■ WHAT YOU NEED TO DO: Retype the records below exactly. Leave nothing out.

BEGIN EXTRACTED MATERIAL

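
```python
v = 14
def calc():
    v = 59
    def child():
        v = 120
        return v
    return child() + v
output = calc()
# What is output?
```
179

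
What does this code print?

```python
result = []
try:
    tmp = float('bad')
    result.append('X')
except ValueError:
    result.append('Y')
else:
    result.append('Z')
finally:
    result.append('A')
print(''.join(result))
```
YA

Exception: except runs, else skipped, finally runs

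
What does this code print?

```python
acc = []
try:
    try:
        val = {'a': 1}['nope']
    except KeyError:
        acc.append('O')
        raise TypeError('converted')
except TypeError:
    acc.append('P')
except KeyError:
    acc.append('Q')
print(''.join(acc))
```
OP

New TypeError raised, caught by outer TypeError handler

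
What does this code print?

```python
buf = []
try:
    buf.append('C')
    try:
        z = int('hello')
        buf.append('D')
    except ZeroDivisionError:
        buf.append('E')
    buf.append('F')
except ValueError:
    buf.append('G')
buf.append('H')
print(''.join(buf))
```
CGH

Inner handler doesn't match, propagates to outer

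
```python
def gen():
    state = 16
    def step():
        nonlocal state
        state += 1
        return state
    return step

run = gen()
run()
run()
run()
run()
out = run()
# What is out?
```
21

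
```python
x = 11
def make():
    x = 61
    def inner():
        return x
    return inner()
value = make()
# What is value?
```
61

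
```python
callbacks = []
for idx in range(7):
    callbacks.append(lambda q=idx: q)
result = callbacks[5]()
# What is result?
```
5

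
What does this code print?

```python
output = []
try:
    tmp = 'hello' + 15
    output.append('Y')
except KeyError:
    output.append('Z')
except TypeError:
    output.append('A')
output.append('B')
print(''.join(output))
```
AB

TypeError is caught by its specific handler, not KeyError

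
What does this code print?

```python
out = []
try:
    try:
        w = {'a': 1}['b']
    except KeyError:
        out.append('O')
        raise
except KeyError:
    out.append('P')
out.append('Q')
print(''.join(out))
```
OPQ

raise without argument re-raises current exception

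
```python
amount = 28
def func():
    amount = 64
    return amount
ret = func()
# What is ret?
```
64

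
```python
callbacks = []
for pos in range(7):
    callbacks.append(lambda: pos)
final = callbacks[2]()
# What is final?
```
6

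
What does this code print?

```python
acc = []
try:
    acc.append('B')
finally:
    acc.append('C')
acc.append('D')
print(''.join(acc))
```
BCD

try/finally without except, no exception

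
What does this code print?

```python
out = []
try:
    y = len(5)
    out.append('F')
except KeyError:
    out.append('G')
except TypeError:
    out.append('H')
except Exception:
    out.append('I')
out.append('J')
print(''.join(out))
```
HJ

TypeError matches before generic Exception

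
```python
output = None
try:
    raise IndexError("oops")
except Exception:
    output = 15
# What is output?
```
15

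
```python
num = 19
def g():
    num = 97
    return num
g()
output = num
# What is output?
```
19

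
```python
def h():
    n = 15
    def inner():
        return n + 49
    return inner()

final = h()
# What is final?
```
64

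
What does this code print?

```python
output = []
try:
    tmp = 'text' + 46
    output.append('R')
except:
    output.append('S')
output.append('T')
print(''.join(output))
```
ST

Exception raised in try, caught by bare except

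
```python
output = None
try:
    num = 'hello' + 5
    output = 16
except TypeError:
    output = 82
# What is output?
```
82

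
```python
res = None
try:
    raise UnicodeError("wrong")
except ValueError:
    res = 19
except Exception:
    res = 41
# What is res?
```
19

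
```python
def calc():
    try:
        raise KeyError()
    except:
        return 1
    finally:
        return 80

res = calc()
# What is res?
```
80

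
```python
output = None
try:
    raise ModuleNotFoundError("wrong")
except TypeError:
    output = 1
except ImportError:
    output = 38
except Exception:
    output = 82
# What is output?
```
38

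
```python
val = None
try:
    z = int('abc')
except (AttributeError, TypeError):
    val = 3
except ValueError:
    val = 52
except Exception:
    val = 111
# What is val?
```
52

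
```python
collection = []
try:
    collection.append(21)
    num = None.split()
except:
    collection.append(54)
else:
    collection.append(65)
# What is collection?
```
[21, 54]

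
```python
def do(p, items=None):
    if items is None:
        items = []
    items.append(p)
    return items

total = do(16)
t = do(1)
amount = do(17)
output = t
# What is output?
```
[1]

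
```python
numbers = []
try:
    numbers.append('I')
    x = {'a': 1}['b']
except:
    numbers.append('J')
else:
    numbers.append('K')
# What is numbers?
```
['I', 'J']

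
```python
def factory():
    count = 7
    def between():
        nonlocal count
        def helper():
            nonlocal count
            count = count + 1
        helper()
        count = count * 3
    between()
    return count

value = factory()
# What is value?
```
24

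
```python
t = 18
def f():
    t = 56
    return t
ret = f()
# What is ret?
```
56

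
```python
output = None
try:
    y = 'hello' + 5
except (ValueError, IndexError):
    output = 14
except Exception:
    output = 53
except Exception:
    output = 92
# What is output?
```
53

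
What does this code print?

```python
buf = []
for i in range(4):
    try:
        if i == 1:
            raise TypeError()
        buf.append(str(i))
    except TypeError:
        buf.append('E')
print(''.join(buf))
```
0E23

Exception on i=1 caught, loop continues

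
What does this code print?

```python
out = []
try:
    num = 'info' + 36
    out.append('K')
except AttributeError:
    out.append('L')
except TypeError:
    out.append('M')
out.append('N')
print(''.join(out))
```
MN

TypeError is caught by its specific handler, not AttributeError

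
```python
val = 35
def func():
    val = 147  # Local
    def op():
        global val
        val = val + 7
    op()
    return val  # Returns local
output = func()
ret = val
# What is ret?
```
42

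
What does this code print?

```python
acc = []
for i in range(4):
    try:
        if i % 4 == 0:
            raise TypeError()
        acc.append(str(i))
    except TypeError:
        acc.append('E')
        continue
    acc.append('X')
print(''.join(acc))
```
E1X2X3X

continue in except skips rest of loop body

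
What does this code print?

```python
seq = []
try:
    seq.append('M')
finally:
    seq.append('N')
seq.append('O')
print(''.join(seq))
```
MNO

try/finally without except, no exception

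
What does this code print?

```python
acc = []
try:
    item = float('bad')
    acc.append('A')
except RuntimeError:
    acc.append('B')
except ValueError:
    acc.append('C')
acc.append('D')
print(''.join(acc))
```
CD

ValueError is caught by its specific handler, not RuntimeError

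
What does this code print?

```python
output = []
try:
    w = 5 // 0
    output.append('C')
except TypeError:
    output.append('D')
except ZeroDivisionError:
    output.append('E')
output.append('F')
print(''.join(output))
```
EF

ZeroDivisionError is caught by its specific handler, not TypeError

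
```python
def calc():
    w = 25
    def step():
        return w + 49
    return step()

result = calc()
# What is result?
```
74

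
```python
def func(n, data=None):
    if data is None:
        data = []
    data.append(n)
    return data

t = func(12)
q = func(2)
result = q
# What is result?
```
[2]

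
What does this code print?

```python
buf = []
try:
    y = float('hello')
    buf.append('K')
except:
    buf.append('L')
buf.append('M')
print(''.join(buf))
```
LM

Exception raised in try, caught by bare except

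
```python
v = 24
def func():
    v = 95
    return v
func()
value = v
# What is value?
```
24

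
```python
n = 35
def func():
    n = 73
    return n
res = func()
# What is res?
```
73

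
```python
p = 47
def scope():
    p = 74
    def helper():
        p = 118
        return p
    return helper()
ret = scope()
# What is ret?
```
118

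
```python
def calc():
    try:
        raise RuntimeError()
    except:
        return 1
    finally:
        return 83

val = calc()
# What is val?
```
83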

END EXTRACTED MATERIAL

■ SOLUTION TO THIS EXERCISE:
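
```python
v = 14
def calc():
    v = 59
    def child():
        v = 120
        return v
    return child() + v
output = calc()
# What is output?
```
179

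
What does this code print?

```python
result = []
try:
    tmp = float('bad')
    result.append('X')
except ValueError:
    result.append('Y')
else:
    result.append('Z')
finally:
    result.append('A')
print(''.join(result))
```
YA

Exception: except runs, else skipped, finally runs

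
What does this code print?

```python
acc = []
try:
    try:
        val = {'a': 1}['nope']
    except KeyError:
        acc.append('O')
        raise TypeError('converted')
except TypeError:
    acc.append('P')
except KeyError:
    acc.append('Q')
print(''.join(acc))
```
OP

New TypeError raised, caught by outer TypeError handler

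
What does this code print?

```python
buf = []
try:
    buf.append('C')
    try:
        z = int('hello')
        buf.append('D')
    except ZeroDivisionError:
        buf.append('E')
    buf.append('F')
except ValueError:
    buf.append('G')
buf.append('H')
print(''.join(buf))
```
CGH

Inner handler doesn't match, propagates to outer

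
```python
def gen():
    state = 16
    def step():
        nonlocal state
        state += 1
        return state
    return step

run = gen()
run()
run()
run()
run()
out = run()
# What is out?
```
21

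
```python
x = 11
def make():
    x = 61
    def inner():
        return x
    return inner()
value = make()
# What is value?
```
61

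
```python
callbacks = []
for idx in range(7):
    callbacks.append(lambda q=idx: q)
result = callbacks[5]()
# What is result?
```
5

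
What does this code print?

```python
output = []
try:
    tmp = 'hello' + 15
    output.append('Y')
except KeyError:
    output.append('Z')
except TypeError:
    output.append('A')
output.append('B')
print(''.join(output))
```
AB

TypeError is caught by its specific handler, not KeyError

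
What does this code print?

```python
out = []
try:
    try:
        w = {'a': 1}['b']
    except KeyError:
        out.append('O')
        raise
except KeyError:
    out.append('P')
out.append('Q')
print(''.join(out))
```
OPQ

raise without argument re-raises current exception

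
```python
amount = 28
def func():
    amount = 64
    return amount
ret = func()
# What is ret?
```
64

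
```python
callbacks = []
for pos in range(7):
    callbacks.append(lambda: pos)
final = callbacks[2]()
# What is final?
```
6

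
What does this code print?

```python
acc = []
try:
    acc.append('B')
finally:
    acc.append('C')
acc.append('D')
print(''.join(acc))
```
BCD

try/finally without except, no exception

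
What does this code print?

```python
out = []
try:
    y = len(5)
    out.append('F')
except KeyError:
    out.append('G')
except TypeError:
    out.append('H')
except Exception:
    out.append('I')
out.append('J')
print(''.join(out))
```
HJ

TypeError matches before generic Exception

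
```python
output = None
try:
    raise IndexError("oops")
except Exception:
    output = 15
# What is output?
```
15

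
```python
num = 19
def g():
    num = 97
    return num
g()
output = num
# What is output?
```
19

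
```python
def h():
    n = 15
    def inner():
        return n + 49
    return inner()

final = h()
# What is final?
```
64

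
What does this code print?

```python
output = []
try:
    tmp = 'text' + 46
    output.append('R')
except:
    output.append('S')
output.append('T')
print(''.join(output))
```
ST

Exception raised in try, caught by bare except

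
```python
output = None
try:
    num = 'hello' + 5
    output = 16
except TypeError:
    output = 82
# What is output?
```
82

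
```python
res = None
try:
    raise UnicodeError("wrong")
except ValueError:
    res = 19
except Exception:
    res = 41
# What is res?
```
19

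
```python
def calc():
    try:
        raise KeyError()
    except:
        return 1
    finally:
        return 80

res = calc()
# What is res?
```
80

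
```python
output = None
try:
    raise ModuleNotFoundError("wrong")
except TypeError:
    output = 1
except ImportError:
    output = 38
except Exception:
    output = 82
# What is output?
```
38

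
```python
val = None
try:
    z = int('abc')
except (AttributeError, TypeError):
    val = 3
except ValueError:
    val = 52
except Exception:
    val = 111
# What is val?
```
52

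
```python
collection = []
try:
    collection.append(21)
    num = None.split()
except:
    collection.append(54)
else:
    collection.append(65)
# What is collection?
```
[21, 54]

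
```python
def do(p, items=None):
    if items is None:
        items = []
    items.append(p)
    return items

total = do(16)
t = do(1)
amount = do(17)
output = t
# What is output?
```
[1]

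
```python
numbers = []
try:
    numbers.append('I')
    x = {'a': 1}['b']
except:
    numbers.append('J')
else:
    numbers.append('K')
# What is numbers?
```
['I', 'J']

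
```python
def factory():
    count = 7
    def between():
        nonlocal count
        def helper():
            nonlocal count
            count = count + 1
        helper()
        count = count * 3
    between()
    return count

value = factory()
# What is value?
```
24

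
```python
t = 18
def f():
    t = 56
    return t
ret = f()
# What is ret?
```
56

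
```python
output = None
try:
    y = 'hello' + 5
except (ValueError, IndexError):
    output = 14
except Exception:
    output = 53
except Exception:
    output = 92
# What is output?
```
53

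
What does this code print?

```python
buf = []
for i in range(4):
    try:
        if i == 1:
            raise TypeError()
        buf.append(str(i))
    except TypeError:
        buf.append('E')
print(''.join(buf))
```
0E23

Exception on i=1 caught, loop continues

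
What does this code print?

```python
out = []
try:
    num = 'info' + 36
    out.append('K')
except AttributeError:
    out.append('L')
except TypeError:
    out.append('M')
out.append('N')
print(''.join(out))
```
MN

TypeError is caught by its specific handler, not AttributeError

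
```python
val = 35
def func():
    val = 147  # Local
    def op():
        global val
        val = val + 7
    op()
    return val  # Returns local
output = func()
ret = val
# What is ret?
```
42

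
What does this code print?

```python
acc = []
for i in range(4):
    try:
        if i % 4 == 0:
            raise TypeError()
        acc.append(str(i))
    except TypeError:
        acc.append('E')
        continue
    acc.append('X')
print(''.join(acc))
```
E1X2X3X

continue in except skips rest of loop body

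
What does this code print?

```python
seq = []
try:
    seq.append('M')
finally:
    seq.append('N')
seq.append('O')
print(''.join(seq))
```
MNO

try/finally without except, no exception

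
What does this code print?

```python
acc = []
try:
    item = float('bad')
    acc.append('A')
except RuntimeError:
    acc.append('B')
except ValueError:
    acc.append('C')
acc.append('D')
print(''.join(acc))
```
CD

ValueError is caught by its specific handler, not RuntimeError

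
What does this code print?

```python
output = []
try:
    w = 5 // 0
    output.append('C')
except TypeError:
    output.append('D')
except ZeroDivisionError:
    output.append('E')
output.append('F')
print(''.join(output))
```
EF

ZeroDivisionError is caught by its specific handler, not TypeError

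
```python
def calc():
    w = 25
    def step():
        return w + 49
    return step()

result = calc()
# What is result?
```
74

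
```python
def func(n, data=None):
    if data is None:
        data = []
    data.append(n)
    return data

t = func(12)
q = func(2)
result = q
# What is result?
```
[2]

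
What does this code print?

```python
buf = []
try:
    y = float('hello')
    buf.append('K')
except:
    buf.append('L')
buf.append('M')
print(''.join(buf))
```
LM

Exception raised in try, caught by bare except

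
```python
v = 24
def func():
    v = 95
    return v
func()
value = v
# What is value?
```
24

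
```python
n = 35
def func():
    n = 73
    return n
res = func()
# What is res?
```
73

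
```python
p = 47
def scope():
    p = 74
    def helper():
        p = 118
        return p
    return helper()
ret = scope()
# What is ret?
```
118

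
```python
def calc():
    try:
        raise RuntimeError()
    except:
        return 1
    finally:
        return 83

val = calc()
# What is val?
```
83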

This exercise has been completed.